■ What the task asks: Among the records that follow, set down only the lines from the one containing "A contractor is" to the one containing "A line producer", both included, exactly.

*** Begin section ***

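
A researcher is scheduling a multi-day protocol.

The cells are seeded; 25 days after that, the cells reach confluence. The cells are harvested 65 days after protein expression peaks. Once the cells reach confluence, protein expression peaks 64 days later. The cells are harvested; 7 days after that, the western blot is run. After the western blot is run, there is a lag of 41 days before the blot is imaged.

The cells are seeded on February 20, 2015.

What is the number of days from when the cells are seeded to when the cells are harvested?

154 days

Causal path: the cells are seeded → the cells reach confluence → protein expression peaks → the cells are harvested.
Total delay along the path: 25 + 64 + 65 = 154 days.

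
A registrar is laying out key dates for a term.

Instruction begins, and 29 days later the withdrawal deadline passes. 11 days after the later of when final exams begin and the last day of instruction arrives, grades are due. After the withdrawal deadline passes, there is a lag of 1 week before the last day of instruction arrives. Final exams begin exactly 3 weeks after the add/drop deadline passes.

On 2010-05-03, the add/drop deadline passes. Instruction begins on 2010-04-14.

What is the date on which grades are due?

The add/drop deadline passes: May 3, 2010.
Final exams begin: May 3, 2010 + 3 weeks = May 24, 2010.
Instruction begins: Apr 14, 2010.
The withdrawal deadline passes: Apr 14, 2010 + 29 days = May 13, 2010.
The last day of instruction arrives: May 13, 2010 + 1 week = May 20, 2010.
Both prerequisites met — final exams begin (May 24, 2010), the last day of instruction arrives (May 20, 2010); the later is May 24, 2010.
Grades are due: May 24, 2010 + 11 days = Jun 4, 2010.

2010-06-04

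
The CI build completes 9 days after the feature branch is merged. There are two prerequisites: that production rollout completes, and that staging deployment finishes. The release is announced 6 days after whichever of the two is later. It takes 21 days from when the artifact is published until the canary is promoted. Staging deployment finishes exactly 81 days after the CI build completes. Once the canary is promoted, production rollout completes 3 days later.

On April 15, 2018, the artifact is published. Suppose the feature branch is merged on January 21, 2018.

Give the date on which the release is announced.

May 15, 2018

The artifact is published: Apr 15, 2018.
The canary is promoted: Apr 15, 2018 + 21 days = May 6, 2018.
Production rollout completes: May 6, 2018 + 3 days = May 9, 2018.
The feature branch is merged: Jan 21, 2018.
The CI build completes: Jan 21, 2018 + 9 days = Jan 30, 2018.
Staging deployment finishes: Jan 30, 2018 + 81 days = Apr 21, 2018.
Both prerequisites met — production rollout completes (May 9, 2018), staging deployment finishes (Apr 21, 2018); the later is May 9, 2018.
The release is announced: May 9, 2018 + 6 days = May 15, 2018.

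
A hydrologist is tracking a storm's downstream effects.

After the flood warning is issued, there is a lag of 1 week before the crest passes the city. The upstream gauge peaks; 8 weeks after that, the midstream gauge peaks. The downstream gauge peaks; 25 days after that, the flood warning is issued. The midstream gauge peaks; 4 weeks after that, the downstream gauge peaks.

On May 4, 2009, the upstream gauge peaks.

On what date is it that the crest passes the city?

The upstream gauge peaks: May 4, 2009.
The midstream gauge peaks: May 4, 2009 + 8 weeks = Jun 29, 2009.
The downstream gauge peaks: Jun 29, 2009 + 4 weeks = Jul 27, 2009.
The flood warning is issued: Jul 27, 2009 + 25 days = Aug 21, 2009.
The crest passes the city: Aug 21, 2009 + 1 week = Aug 28, 2009.

August 28, 2009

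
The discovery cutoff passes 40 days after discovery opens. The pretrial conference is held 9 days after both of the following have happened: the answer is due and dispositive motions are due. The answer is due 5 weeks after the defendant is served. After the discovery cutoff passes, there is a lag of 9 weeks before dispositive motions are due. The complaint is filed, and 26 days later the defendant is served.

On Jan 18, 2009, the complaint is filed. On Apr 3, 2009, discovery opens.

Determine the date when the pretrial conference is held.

The complaint is filed: Jan 18, 2009.
The defendant is served: Jan 18, 2009 + 26 days = Feb 13, 2009.
The answer is due: Feb 13, 2009 + 5 weeks = Mar 20, 2009.
Discovery opens: Apr 3, 2009.
The discovery cutoff passes: Apr 3, 2009 + 40 days = May 13, 2009.
Dispositive motions are due: May 13, 2009 + 9 weeks = Jul 15, 2009.
Both prerequisites met — the answer is due (Mar 20, 2009), dispositive motions are due (Jul 15, 2009); the later is Jul 15, 2009.
The pretrial conference is held: Jul 15, 2009 + 9 days = Jul 24, 2009.

Jul 24, 2009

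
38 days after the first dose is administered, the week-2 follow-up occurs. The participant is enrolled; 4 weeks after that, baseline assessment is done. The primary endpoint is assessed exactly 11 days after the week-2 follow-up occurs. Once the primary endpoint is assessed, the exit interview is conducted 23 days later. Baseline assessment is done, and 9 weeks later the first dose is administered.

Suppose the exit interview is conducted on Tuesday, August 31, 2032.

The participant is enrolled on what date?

Sunday, March 21, 2032

The exit interview is conducted: Aug 31, 2032.
The primary endpoint is assessed: Aug 31, 2032 − 23 days = Aug 8, 2032.
The week-2 follow-up occurs: Aug 8, 2032 − 11 days = Jul 28, 2032.
The first dose is administered: Jul 28, 2032 − 38 days = Jun 20, 2032.
Baseline assessment is done: Jun 20, 2032 − 9 weeks = Apr 18, 2032.
The participant is enrolled: Apr 18, 2032 − 4 weeks = Mar 21, 2032.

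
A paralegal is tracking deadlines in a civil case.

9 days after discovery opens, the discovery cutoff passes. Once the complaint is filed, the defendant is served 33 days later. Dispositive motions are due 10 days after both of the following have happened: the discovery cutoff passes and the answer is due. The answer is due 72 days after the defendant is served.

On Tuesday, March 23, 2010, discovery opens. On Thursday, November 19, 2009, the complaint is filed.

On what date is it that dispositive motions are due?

Discovery opens: Mar 23, 2010.
The discovery cutoff passes: Mar 23, 2010 + 9 days = Apr 1, 2010.
The complaint is filed: Nov 19, 2009.
The defendant is served: Nov 19, 2009 + 33 days = Dec 22, 2009.
The answer is due: Dec 22, 2009 + 72 days = Mar 4, 2010.
Both prerequisites met — the discovery cutoff passes (Apr 1, 2010), the answer is due (Mar 4, 2010); the later is Apr 1, 2010.
Dispositive motions are due: Apr 1, 2010 + 10 days = Apr 11, 2010.

Sunday, April 11, 2010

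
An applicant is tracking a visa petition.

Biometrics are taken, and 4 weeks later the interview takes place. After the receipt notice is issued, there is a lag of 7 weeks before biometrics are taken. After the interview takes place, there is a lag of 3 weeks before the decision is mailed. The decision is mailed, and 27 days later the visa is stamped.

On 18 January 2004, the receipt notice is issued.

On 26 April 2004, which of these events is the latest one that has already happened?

The decision is mailed

The receipt notice is issued: Jan 18, 2004.
Biometrics are taken: Jan 18, 2004 + 7 weeks = Mar 7, 2004.
The interview takes place: Mar 7, 2004 + 4 weeks = Apr 4, 2004.
The decision is mailed: Apr 4, 2004 + 3 weeks = Apr 25, 2004.
The visa is stamped: Apr 25, 2004 + 27 days = May 22, 2004.
Apr 26, 2004 falls between when the decision is mailed (Apr 25, 2004) and when the visa is stamped (May 22, 2004).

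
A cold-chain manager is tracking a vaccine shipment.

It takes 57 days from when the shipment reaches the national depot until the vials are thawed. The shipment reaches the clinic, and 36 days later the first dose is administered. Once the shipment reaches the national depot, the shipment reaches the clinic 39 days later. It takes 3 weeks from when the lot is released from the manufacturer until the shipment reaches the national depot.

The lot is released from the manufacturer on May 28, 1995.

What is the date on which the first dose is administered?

The lot is released from the manufacturer: May 28, 1995.
The shipment reaches the national depot: May 28, 1995 + 3 weeks = Jun 18, 1995.
The shipment reaches the clinic: Jun 18, 1995 + 39 days = Jul 27, 1995.
The first dose is administered: Jul 27, 1995 + 36 days = Sep 1, 1995.

September 1, 1995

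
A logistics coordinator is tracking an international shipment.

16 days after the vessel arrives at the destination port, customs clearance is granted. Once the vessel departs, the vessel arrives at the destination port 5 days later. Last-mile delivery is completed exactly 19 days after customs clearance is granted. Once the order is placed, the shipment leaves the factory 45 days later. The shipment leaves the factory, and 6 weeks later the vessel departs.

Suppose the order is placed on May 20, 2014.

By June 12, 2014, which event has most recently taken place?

The order is placed

The order is placed: May 20, 2014.
The shipment leaves the factory: May 20, 2014 + 45 days = Jul 4, 2014.
The vessel departs: Jul 4, 2014 + 6 weeks = Aug 15, 2014.
The vessel arrives at the destination port: Aug 15, 2014 + 5 days = Aug 20, 2014.
Customs clearance is granted: Aug 20, 2014 + 16 days = Sep 5, 2014.
Last-mile delivery is completed: Sep 5, 2014 + 19 days = Sep 24, 2014.
Jun 12, 2014 falls between when the order is placed (May 20, 2014) and when the shipment leaves the factory (Jul 4, 2014).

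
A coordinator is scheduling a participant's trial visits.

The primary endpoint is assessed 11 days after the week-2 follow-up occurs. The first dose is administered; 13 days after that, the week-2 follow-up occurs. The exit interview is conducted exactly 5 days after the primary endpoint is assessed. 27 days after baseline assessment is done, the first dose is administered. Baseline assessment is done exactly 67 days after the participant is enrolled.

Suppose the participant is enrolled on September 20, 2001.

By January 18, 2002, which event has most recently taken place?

The participant is enrolled: Sep 20, 2001.
Baseline assessment is done: Sep 20, 2001 + 67 days = Nov 26, 2001.
The first dose is administered: Nov 26, 2001 + 27 days = Dec 23, 2001.
The week-2 follow-up occurs: Dec 23, 2001 + 13 days = Jan 5, 2002.
The primary endpoint is assessed: Jan 5, 2002 + 11 days = Jan 16, 2002.
The exit interview is conducted: Jan 16, 2002 + 5 days = Jan 21, 2002.
Jan 18, 2002 falls between when the primary endpoint is assessed (Jan 16, 2002) and when the exit interview is conducted (Jan 21, 2002).

The primary endpoint is assessed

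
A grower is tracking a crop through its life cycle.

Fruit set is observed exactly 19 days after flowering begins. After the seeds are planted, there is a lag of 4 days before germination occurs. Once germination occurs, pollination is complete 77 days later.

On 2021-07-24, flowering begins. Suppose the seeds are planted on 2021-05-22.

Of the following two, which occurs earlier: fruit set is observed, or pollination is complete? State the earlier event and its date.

Flowering begins: Jul 24, 2021.
Fruit set is observed: Jul 24, 2021 + 19 days = Aug 12, 2021.
The seeds are planted: May 22, 2021.
Germination occurs: May 22, 2021 + 4 days = May 26, 2021.
Pollination is complete: May 26, 2021 + 77 days = Aug 11, 2021.
Comparing: fruit set is observed on Aug 12, 2021 vs pollination is complete on Aug 11, 2021. Earlier: pollination is complete.

Pollination is complete — 2021-08-11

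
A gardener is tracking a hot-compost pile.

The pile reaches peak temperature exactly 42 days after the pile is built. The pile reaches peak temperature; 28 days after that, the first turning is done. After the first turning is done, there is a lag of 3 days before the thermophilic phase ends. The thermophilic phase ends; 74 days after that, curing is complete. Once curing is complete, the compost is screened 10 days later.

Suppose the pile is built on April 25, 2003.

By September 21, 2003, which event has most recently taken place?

The pile is built: Apr 25, 2003.
The pile reaches peak temperature: Apr 25, 2003 + 42 days = Jun 6, 2003.
The first turning is done: Jun 6, 2003 + 28 days = Jul 4, 2003.
The thermophilic phase ends: Jul 4, 2003 + 3 days = Jul 7, 2003.
Curing is complete: Jul 7, 2003 + 74 days = Sep 19, 2003.
The compost is screened: Sep 19, 2003 + 10 days = Sep 29, 2003.
Sep 21, 2003 falls between when curing is complete (Sep 19, 2003) and when the compost is screened (Sep 29, 2003).

Curing is complete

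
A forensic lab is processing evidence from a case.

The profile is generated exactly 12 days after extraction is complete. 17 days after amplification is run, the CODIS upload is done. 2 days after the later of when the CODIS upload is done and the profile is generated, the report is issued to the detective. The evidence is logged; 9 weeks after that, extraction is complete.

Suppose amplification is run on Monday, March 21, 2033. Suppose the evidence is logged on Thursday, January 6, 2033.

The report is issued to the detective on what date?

Amplification is run: Mar 21, 2033.
The CODIS upload is done: Mar 21, 2033 + 17 days = Apr 7, 2033.
The evidence is logged: Jan 6, 2033.
Extraction is complete: Jan 6, 2033 + 9 weeks = Mar 10, 2033.
The profile is generated: Mar 10, 2033 + 12 days = Mar 22, 2033.
Both prerequisites met — the CODIS upload is done (Apr 7, 2033), the profile is generated (Mar 22, 2033); the later is Apr 7, 2033.
The report is issued to the detective: Apr 7, 2033 + 2 days = Apr 9, 2033.

Saturday, April 9, 2033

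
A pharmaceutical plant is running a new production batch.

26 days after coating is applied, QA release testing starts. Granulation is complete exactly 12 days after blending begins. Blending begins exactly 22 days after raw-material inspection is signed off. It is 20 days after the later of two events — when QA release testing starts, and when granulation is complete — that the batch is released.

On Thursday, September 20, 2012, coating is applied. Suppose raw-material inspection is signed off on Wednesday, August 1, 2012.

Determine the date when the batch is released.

Monday, November 5, 2012

Coating is applied: Sep 20, 2012.
QA release testing starts: Sep 20, 2012 + 26 days = Oct 16, 2012.
Raw-material inspection is signed off: Aug 1, 2012.
Blending begins: Aug 1, 2012 + 22 days = Aug 23, 2012.
Granulation is complete: Aug 23, 2012 + 12 days = Sep 4, 2012.
Both prerequisites met — QA release testing starts (Oct 16, 2012), granulation is complete (Sep 4, 2012); the later is Oct 16, 2012.
The batch is released: Oct 16, 2012 + 20 days = Nov 5, 2012.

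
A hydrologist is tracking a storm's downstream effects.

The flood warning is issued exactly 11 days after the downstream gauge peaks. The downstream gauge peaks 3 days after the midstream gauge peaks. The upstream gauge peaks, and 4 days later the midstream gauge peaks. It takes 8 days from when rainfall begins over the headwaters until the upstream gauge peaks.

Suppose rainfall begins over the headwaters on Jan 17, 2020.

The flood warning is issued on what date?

Feb 12, 2020

Rainfall begins over the headwaters: Jan 17, 2020.
The upstream gauge peaks: Jan 17, 2020 + 8 days = Jan 25, 2020.
The midstream gauge peaks: Jan 25, 2020 + 4 days = Jan 29, 2020.
The downstream gauge peaks: Jan 29, 2020 + 3 days = Feb 1, 2020.
The flood warning is issued: Feb 1, 2020 + 11 days = Feb 12, 2020.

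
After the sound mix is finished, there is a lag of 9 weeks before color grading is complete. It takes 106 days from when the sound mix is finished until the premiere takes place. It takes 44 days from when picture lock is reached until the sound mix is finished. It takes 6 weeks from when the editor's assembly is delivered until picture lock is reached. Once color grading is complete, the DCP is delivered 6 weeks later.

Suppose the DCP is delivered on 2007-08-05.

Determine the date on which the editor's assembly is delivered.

2007-01-26

The DCP is delivered: Aug 5, 2007.
Color grading is complete: Aug 5, 2007 − 6 weeks = Jun 24, 2007.
The sound mix is finished: Jun 24, 2007 − 9 weeks = Apr 22, 2007.
Picture lock is reached: Apr 22, 2007 − 44 days = Mar 9, 2007.
The editor's assembly is delivered: Mar 9, 2007 − 6 weeks = Jan 26, 2007.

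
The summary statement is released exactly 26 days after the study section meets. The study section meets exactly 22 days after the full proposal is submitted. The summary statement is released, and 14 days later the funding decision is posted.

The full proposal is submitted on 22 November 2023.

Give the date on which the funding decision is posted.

The full proposal is submitted: Nov 22, 2023.
The study section meets: Nov 22, 2023 + 22 days = Dec 14, 2023.
The summary statement is released: Dec 14, 2023 + 26 days = Jan 9, 2024.
The funding decision is posted: Jan 9, 2024 + 14 days = Jan 23, 2024.

23 January 2024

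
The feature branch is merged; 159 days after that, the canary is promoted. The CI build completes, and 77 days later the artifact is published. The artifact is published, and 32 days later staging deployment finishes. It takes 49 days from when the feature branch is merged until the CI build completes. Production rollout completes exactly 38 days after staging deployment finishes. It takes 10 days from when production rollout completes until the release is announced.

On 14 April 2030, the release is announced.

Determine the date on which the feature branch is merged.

20 September 2029

The release is announced: Apr 14, 2030.
Production rollout completes: Apr 14, 2030 − 10 days = Apr 4, 2030.
Staging deployment finishes: Apr 4, 2030 − 38 days = Feb 25, 2030.
The artifact is published: Feb 25, 2030 − 32 days = Jan 24, 2030.
The CI build completes: Jan 24, 2030 − 77 days = Nov 8, 2029.
The feature branch is merged: Nov 8, 2029 − 49 days = Sep 20, 2029.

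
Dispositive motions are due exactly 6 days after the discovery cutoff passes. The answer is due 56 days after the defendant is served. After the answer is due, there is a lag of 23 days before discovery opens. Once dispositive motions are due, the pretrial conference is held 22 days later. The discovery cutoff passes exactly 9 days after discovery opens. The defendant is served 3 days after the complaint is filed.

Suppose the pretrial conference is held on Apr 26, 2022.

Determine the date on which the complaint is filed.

Dec 28, 2021

The pretrial conference is held: Apr 26, 2022.
Dispositive motions are due: Apr 26, 2022 − 22 days = Apr 4, 2022.
The discovery cutoff passes: Apr 4, 2022 − 6 days = Mar 29, 2022.
Discovery opens: Mar 29, 2022 − 9 days = Mar 20, 2022.
The answer is due: Mar 20, 2022 − 23 days = Feb 25, 2022.
The defendant is served: Feb 25, 2022 − 56 days = Dec 31, 2021.
The complaint is filed: Dec 31, 2021 − 3 days = Dec 28, 2021.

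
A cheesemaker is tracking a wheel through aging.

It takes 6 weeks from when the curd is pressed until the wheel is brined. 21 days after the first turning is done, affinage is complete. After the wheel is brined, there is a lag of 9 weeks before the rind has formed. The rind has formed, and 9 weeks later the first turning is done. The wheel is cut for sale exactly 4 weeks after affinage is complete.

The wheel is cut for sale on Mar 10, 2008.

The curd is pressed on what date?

The wheel is cut for sale: Mar 10, 2008.
Affinage is complete: Mar 10, 2008 − 4 weeks = Feb 11, 2008.
The first turning is done: Feb 11, 2008 − 21 days = Jan 21, 2008.
The rind has formed: Jan 21, 2008 − 9 weeks = Nov 19, 2007.
The wheel is brined: Nov 19, 2007 − 9 weeks = Sep 17, 2007.
The curd is pressed: Sep 17, 2007 − 6 weeks = Aug 6, 2007.

Aug 6, 2007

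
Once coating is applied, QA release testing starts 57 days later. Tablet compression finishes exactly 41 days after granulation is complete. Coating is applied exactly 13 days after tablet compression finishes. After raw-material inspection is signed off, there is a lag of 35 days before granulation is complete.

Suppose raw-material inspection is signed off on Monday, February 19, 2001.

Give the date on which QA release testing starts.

Sunday, July 15, 2001

Raw-material inspection is signed off: Feb 19, 2001.
Granulation is complete: Feb 19, 2001 + 35 days = Mar 26, 2001.
Tablet compression finishes: Mar 26, 2001 + 41 days = May 6, 2001.
Coating is applied: May 6, 2001 + 13 days = May 19, 2001.
QA release testing starts: May 19, 2001 + 57 days = Jul 15, 2001.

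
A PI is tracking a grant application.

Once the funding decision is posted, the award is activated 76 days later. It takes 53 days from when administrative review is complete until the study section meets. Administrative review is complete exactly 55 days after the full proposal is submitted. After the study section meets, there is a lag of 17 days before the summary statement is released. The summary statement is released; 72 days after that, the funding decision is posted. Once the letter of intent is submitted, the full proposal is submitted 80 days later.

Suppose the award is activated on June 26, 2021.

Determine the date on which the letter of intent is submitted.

The award is activated: Jun 26, 2021.
The funding decision is posted: Jun 26, 2021 − 76 days = Apr 11, 2021.
The summary statement is released: Apr 11, 2021 − 72 days = Jan 29, 2021.
The study section meets: Jan 29, 2021 − 17 days = Jan 12, 2021.
Administrative review is complete: Jan 12, 2021 − 53 days = Nov 20, 2020.
The full proposal is submitted: Nov 20, 2020 − 55 days = Sep 26, 2020.
The letter of intent is submitted: Sep 26, 2020 − 80 days = Jul 8, 2020.

July 8, 2020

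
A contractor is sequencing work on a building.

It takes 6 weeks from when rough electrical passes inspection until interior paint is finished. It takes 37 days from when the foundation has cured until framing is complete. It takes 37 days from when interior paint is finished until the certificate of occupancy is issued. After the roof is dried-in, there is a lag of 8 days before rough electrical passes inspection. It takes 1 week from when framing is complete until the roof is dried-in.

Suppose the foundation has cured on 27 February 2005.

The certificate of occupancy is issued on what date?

The foundation has cured: Feb 27, 2005.
Framing is complete: Feb 27, 2005 + 37 days = Apr 5, 2005.
The roof is dried-in: Apr 5, 2005 + 1 week = Apr 12, 2005.
Rough electrical passes inspection: Apr 12, 2005 + 8 days = Apr 20, 2005.
Interior paint is finished: Apr 20, 2005 + 6 weeks = Jun 1, 2005.
The certificate of occupancy is issued: Jun 1, 2005 + 37 days = Jul 8, 2005.

8 July 2005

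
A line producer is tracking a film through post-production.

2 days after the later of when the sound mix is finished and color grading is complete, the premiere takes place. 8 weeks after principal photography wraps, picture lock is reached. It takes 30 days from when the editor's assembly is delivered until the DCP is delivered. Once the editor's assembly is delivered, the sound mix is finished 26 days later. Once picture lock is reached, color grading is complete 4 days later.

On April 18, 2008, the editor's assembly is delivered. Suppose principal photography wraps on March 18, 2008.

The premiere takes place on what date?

May 19, 2008

The editor's assembly is delivered: Apr 18, 2008.
The sound mix is finished: Apr 18, 2008 + 26 days = May 14, 2008.
Principal photography wraps: Mar 18, 2008.
Picture lock is reached: Mar 18, 2008 + 8 weeks = May 13, 2008.
Color grading is complete: May 13, 2008 + 4 days = May 17, 2008.
Both prerequisites met — the sound mix is finished (May 14, 2008), color grading is complete (May 17, 2008); the later is May 17, 2008.
The premiere takes place: May 17, 2008 + 2 days = May 19, 2008.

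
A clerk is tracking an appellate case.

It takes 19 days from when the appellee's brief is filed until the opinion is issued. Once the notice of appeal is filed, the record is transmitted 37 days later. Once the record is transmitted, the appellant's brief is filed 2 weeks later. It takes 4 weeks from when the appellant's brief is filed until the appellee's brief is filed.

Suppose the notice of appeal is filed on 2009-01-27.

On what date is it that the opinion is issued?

The notice of appeal is filed: Jan 27, 2009.
The record is transmitted: Jan 27, 2009 + 37 days = Mar 5, 2009.
The appellant's brief is filed: Mar 5, 2009 + 2 weeks = Mar 19, 2009.
The appellee's brief is filed: Mar 19, 2009 + 4 weeks = Apr 16, 2009.
The opinion is issued: Apr 16, 2009 + 19 days = May 5, 2009.

2009-05-05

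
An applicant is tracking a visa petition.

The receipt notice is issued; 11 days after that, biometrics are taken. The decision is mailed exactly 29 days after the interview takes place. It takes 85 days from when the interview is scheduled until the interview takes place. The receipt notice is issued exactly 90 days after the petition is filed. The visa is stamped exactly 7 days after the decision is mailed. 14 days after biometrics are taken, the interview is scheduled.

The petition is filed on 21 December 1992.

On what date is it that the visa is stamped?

The petition is filed: Dec 21, 1992.
The receipt notice is issued: Dec 21, 1992 + 90 days = Mar 21, 1993.
Biometrics are taken: Mar 21, 1993 + 11 days = Apr 1, 1993.
The interview is scheduled: Apr 1, 1993 + 14 days = Apr 15, 1993.
The interview takes place: Apr 15, 1993 + 85 days = Jul 9, 1993.
The decision is mailed: Jul 9, 1993 + 29 days = Aug 7, 1993.
The visa is stamped: Aug 7, 1993 + 7 days = Aug 14, 1993.

14 August 1993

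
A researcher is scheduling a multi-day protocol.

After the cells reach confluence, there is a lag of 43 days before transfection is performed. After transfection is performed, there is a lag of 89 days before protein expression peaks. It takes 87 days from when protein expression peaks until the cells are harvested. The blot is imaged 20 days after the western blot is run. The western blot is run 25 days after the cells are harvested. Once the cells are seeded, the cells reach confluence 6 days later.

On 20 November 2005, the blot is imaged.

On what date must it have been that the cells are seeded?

The blot is imaged: Nov 20, 2005.
The western blot is run: Nov 20, 2005 − 20 days = Oct 31, 2005.
The cells are harvested: Oct 31, 2005 − 25 days = Oct 6, 2005.
Protein expression peaks: Oct 6, 2005 − 87 days = Jul 11, 2005.
Transfection is performed: Jul 11, 2005 − 89 days = Apr 13, 2005.
The cells reach confluence: Apr 13, 2005 − 43 days = Mar 1, 2005.
The cells are seeded: Mar 1, 2005 − 6 days = Feb 23, 2005.

23 February 2005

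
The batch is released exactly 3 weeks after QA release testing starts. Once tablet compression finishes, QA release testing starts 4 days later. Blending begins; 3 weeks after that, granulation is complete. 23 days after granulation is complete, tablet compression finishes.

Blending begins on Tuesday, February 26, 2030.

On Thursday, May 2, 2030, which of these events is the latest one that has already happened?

QA release testing starts

Blending begins: Feb 26, 2030.
Granulation is complete: Feb 26, 2030 + 3 weeks = Mar 19, 2030.
Tablet compression finishes: Mar 19, 2030 + 23 days = Apr 11, 2030.
QA release testing starts: Apr 11, 2030 + 4 days = Apr 15, 2030.
The batch is released: Apr 15, 2030 + 3 weeks = May 6, 2030.
May 2, 2030 falls between when QA release testing starts (Apr 15, 2030) and when the batch is released (May 6, 2030).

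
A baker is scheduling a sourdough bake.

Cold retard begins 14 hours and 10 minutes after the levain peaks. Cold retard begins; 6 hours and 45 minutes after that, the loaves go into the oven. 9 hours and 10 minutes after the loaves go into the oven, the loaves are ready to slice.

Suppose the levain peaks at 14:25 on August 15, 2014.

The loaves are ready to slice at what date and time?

The levain peaks: 14:25 Aug 15, 2014.
Cold retard begins: 14:25 Aug 15, 2014 + 14h10m = 04:35 Aug 16, 2014.
The loaves go into the oven: 04:35 Aug 16, 2014 + 6h45m = 11:20 Aug 16, 2014.
The loaves are ready to slice: 11:20 Aug 16, 2014 + 9h10m = 20:30 Aug 16, 2014.

20:30 on August 16, 2014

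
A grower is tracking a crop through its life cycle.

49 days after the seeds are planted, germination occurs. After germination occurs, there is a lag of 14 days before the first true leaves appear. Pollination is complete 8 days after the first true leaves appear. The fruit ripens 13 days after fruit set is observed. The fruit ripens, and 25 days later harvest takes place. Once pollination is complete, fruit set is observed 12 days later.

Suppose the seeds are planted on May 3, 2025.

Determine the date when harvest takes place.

The seeds are planted: May 3, 2025.
Germination occurs: May 3, 2025 + 49 days = Jun 21, 2025.
The first true leaves appear: Jun 21, 2025 + 14 days = Jul 5, 2025.
Pollination is complete: Jul 5, 2025 + 8 days = Jul 13, 2025.
Fruit set is observed: Jul 13, 2025 + 12 days = Jul 25, 2025.
The fruit ripens: Jul 25, 2025 + 13 days = Aug 7, 2025.
Harvest takes place: Aug 7, 2025 + 25 days = Sep 1, 2025.

September 1, 2025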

*** End section ***

■ Written response:
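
A contractor is sequencing work on a building.

It takes 6 weeks from when rough electrical passes inspection until interior paint is finished. It takes 37 days from when the foundation has cured until framing is complete. It takes 37 days from when interior paint is finished until the certificate of occupancy is issued. After the roof is dried-in, there is a lag of 8 days before rough electrical passes inspection. It takes 1 week from when framing is complete until the roof is dried-in.

Suppose the foundation has cured on 27 February 2005.

The certificate of occupancy is issued on what date?

The foundation has cured: Feb 27, 2005.
Framing is complete: Feb 27, 2005 + 37 days = Apr 5, 2005.
The roof is dried-in: Apr 5, 2005 + 1 week = Apr 12, 2005.
Rough electrical passes inspection: Apr 12, 2005 + 8 days = Apr 20, 2005.
Interior paint is finished: Apr 20, 2005 + 6 weeks = Jun 1, 2005.
The certificate of occupancy is issued: Jun 1, 2005 + 37 days = Jul 8, 2005.

8 July 2005

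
A line producer is tracking a film through post-production.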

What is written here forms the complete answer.